From the entries that follow, copy exactly the lines beginning at the line holding "A pilot needs" and continuing through the line holding "the lizard must be kept apart from the sparrow, the".

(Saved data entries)
○ ○ ○

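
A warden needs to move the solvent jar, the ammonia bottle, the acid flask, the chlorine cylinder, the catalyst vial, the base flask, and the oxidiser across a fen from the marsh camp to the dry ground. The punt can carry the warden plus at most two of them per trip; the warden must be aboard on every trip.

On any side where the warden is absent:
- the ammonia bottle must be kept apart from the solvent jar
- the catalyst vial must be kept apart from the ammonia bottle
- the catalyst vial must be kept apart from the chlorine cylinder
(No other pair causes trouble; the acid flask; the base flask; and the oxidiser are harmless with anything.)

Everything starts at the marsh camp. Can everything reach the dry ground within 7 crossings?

Yes

Yes — this plan uses 7 crossings (≤ 7):
1. Warden goes to the dry ground with the catalyst vial and the solvent jar.
2. Warden goes back to the marsh camp alone.
3. Warden goes to the dry ground with the acid flask.
4. Warden goes back to the marsh camp alone.
5. Warden goes to the dry ground with the base flask and the oxidiser.
6. Warden goes back to the marsh camp alone.
7. Warden goes to the dry ground with the ammonia bottle and the chlorine cylinder.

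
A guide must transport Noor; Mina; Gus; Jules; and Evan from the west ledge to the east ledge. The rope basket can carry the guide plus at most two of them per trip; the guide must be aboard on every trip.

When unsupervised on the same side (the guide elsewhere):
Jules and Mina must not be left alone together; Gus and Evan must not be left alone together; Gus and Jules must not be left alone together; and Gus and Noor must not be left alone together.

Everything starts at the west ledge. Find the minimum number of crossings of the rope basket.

Counting alone: the guide can take at most 2 across per trip to the east ledge, so moving all 5 needs at least 3 loaded trips out, with a return between consecutive ones — at least 5 crossings.
The plan below uses exactly 5 crossings, so it is optimal:
1. Guide goes to the east ledge with Gus and Mina.
2. Guide goes back to the west ledge alone.
3. Guide goes to the east ledge with Evan and Noor.
4. Guide goes back to the west ledge with Gus.
5. Guide goes to the east ledge with Gus and Jules.

5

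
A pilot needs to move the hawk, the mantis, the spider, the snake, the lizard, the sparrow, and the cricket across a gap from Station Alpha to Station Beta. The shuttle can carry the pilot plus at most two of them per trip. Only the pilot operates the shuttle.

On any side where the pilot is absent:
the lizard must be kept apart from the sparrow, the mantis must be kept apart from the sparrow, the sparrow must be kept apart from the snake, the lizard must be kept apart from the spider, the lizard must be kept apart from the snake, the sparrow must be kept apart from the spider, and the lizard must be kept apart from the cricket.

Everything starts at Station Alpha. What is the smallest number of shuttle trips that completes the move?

Counting alone: the pilot can take at most 2 across per trip to Station Beta, so moving all 7 needs at least 4 loaded trips out, with a return between consecutive ones — at least 7 crossings.
The safety rule pushes this higher. Following every safe sequence of crossings, the most of the 7 that can be at Station Beta as the shuttle arrives there on crossings 7, 9 is 5, 6 respectively — never all 7.
So no plan with fewer than 11 crossings exists, and this one achieves 11:
1. Pilot goes to Station Beta with the lizard and the sparrow.  [Station Alpha: the cricket, the hawk, the mantis, the snake, the spider | Station Beta: the lizard, the sparrow]
2. Pilot goes back to Station Alpha with the lizard.  [Station Alpha: the cricket, the hawk, the lizard, the mantis, the snake, the spider | Station Beta: the sparrow]
3. Pilot goes to Station Beta with the hawk and the lizard.  [Station Alpha: the cricket, the mantis, the snake, the spider | Station Beta: the hawk, the lizard, the sparrow]
4. Pilot goes back to Station Alpha with the lizard.  [Station Alpha: the cricket, the lizard, the mantis, the snake, the spider | Station Beta: the hawk, the sparrow]
5. Pilot goes to Station Beta with the lizard and the mantis.  [Station Alpha: the cricket, the snake, the spider | Station Beta: the hawk, the lizard, the mantis, the sparrow]
6. Pilot goes back to Station Alpha with the sparrow.  [Station Alpha: the cricket, the snake, the sparrow, the spider | Station Beta: the hawk, the lizard, the mantis]
7. Pilot goes to Station Beta with the snake and the spider.  [Station Alpha: the cricket, the sparrow | Station Beta: the hawk, the lizard, the mantis, the snake, the spider]
8. Pilot goes back to Station Alpha with the lizard.  [Station Alpha: the cricket, the lizard, the sparrow | Station Beta: the hawk, the mantis, the snake, the spider]
9. Pilot goes to Station Beta with the cricket and the lizard.  [Station Alpha: the sparrow | Station Beta: the cricket, the hawk, the lizard, the mantis, the snake, the spider]
10. Pilot goes back to Station Alpha with the lizard.  [Station Alpha: the lizard, the sparrow | Station Beta: the cricket, the hawk, the mantis, the snake, the spider]
11. Pilot goes to Station Beta with the lizard and the sparrow.  [Station Alpha: — | Station Beta: the cricket, the hawk, the lizard, the mantis, the snake, the sparrow, the spider]

11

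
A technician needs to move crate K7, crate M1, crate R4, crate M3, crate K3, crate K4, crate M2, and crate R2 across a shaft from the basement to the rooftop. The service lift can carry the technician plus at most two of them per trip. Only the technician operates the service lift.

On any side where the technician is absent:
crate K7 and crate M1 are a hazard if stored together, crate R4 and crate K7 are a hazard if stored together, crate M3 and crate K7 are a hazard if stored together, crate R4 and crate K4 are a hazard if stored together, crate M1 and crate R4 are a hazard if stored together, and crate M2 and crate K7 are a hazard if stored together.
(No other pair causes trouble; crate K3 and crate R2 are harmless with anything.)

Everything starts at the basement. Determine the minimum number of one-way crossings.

Counting alone: the technician can take at most 2 across per trip to the rooftop, so moving all 8 needs at least 4 loaded trips out, with a return between consecutive ones — at least 7 crossings.
The safety rule pushes this higher. Following every safe sequence of crossings, the most of the 8 that can be at the rooftop as the service lift arrives there on crossings 7, 9, 11 is 5, 6, 7 respectively — never all 8.
So no plan with fewer than 13 crossings exists, and this one achieves 13:
1. Technician goes to the rooftop with crate K7 and crate R4.  [the basement: crate K3, crate K4, crate M1, crate M2, crate M3, crate R2 | the rooftop: crate K7, crate R4]
2. Technician goes back to the basement with crate K7.  [the basement: crate K3, crate K4, crate K7, crate M1, crate M2, crate M3, crate R2 | the rooftop: crate R4]
3. Technician goes to the rooftop with crate K7 and crate M3.  [the basement: crate K3, crate K4, crate M1, crate M2, crate R2 | the rooftop: crate K7, crate M3, crate R4]
4. Technician goes back to the basement with crate K7.  [the basement: crate K3, crate K4, crate K7, crate M1, crate M2, crate R2 | the rooftop: crate M3, crate R4]
5. Technician goes to the rooftop with crate K3 and crate K7.  [the basement: crate K4, crate M1, crate M2, crate R2 | the rooftop: crate K3, crate K7, crate M3, crate R4]
6. Technician goes back to the basement with crate K7.  [the basement: crate K4, crate K7, crate M1, crate M2, crate R2 | the rooftop: crate K3, crate M3, crate R4]
7. Technician goes to the rooftop with crate K7 and crate M2.  [the basement: crate K4, crate M1, crate R2 | the rooftop: crate K3, crate K7, crate M2, crate M3, crate R4]
8. Technician goes back to the basement with crate K7.  [the basement: crate K4, crate K7, crate M1, crate R2 | the rooftop: crate K3, crate M2, crate M3, crate R4]
9. Technician goes to the rooftop with crate K7 and crate R2.  [the basement: crate K4, crate M1 | the rooftop: crate K3, crate K7, crate M2, crate M3, crate R2, crate R4]
10. Technician goes back to the basement with crate K7.  [the basement: crate K4, crate K7, crate M1 | the rooftop: crate K3, crate M2, crate M3, crate R2, crate R4]
11. Technician goes to the rooftop with crate K4 and crate M1.  [the basement: crate K7 | the rooftop: crate K3, crate K4, crate M1, crate M2, crate M3, crate R2, crate R4]
12. Technician goes back to the basement with crate R4.  [the basement: crate K7, crate R4 | the rooftop: crate K3, crate K4, crate M1, crate M2, crate M3, crate R2]
13. Technician goes to the rooftop with crate K7 and crate R4.  [the basement: — | the rooftop: crate K3, crate K4, crate K7, crate M1, crate M2, crate M3, crate R2, crate R4]

13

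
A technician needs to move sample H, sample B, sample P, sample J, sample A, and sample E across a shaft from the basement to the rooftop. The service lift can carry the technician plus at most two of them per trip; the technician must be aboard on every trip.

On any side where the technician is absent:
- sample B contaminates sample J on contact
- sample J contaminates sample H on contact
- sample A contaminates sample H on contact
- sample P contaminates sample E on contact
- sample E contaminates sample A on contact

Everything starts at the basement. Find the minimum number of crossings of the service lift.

impossible

Whatever the first load, the items left behind include a forbidden pair without the technician. No opening move is safe, so no plan exists.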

○ ○ ○

§ **Solution to this task**:
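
A pilot needs to move the hawk, the mantis, the spider, the snake, the lizard, the sparrow, and the cricket across a gap from Station Alpha to Station Beta. The shuttle can carry the pilot plus at most two of them per trip. Only the pilot operates the shuttle.

On any side where the pilot is absent:
the lizard must be kept apart from the sparrow, the mantis must be kept apart from the sparrow, the sparrow must be kept apart from the snake, the lizard must be kept apart from the spider, the lizard must be kept apart from the snake, the sparrow must be kept apart from the spider, and the lizard must be kept apart from the cricket.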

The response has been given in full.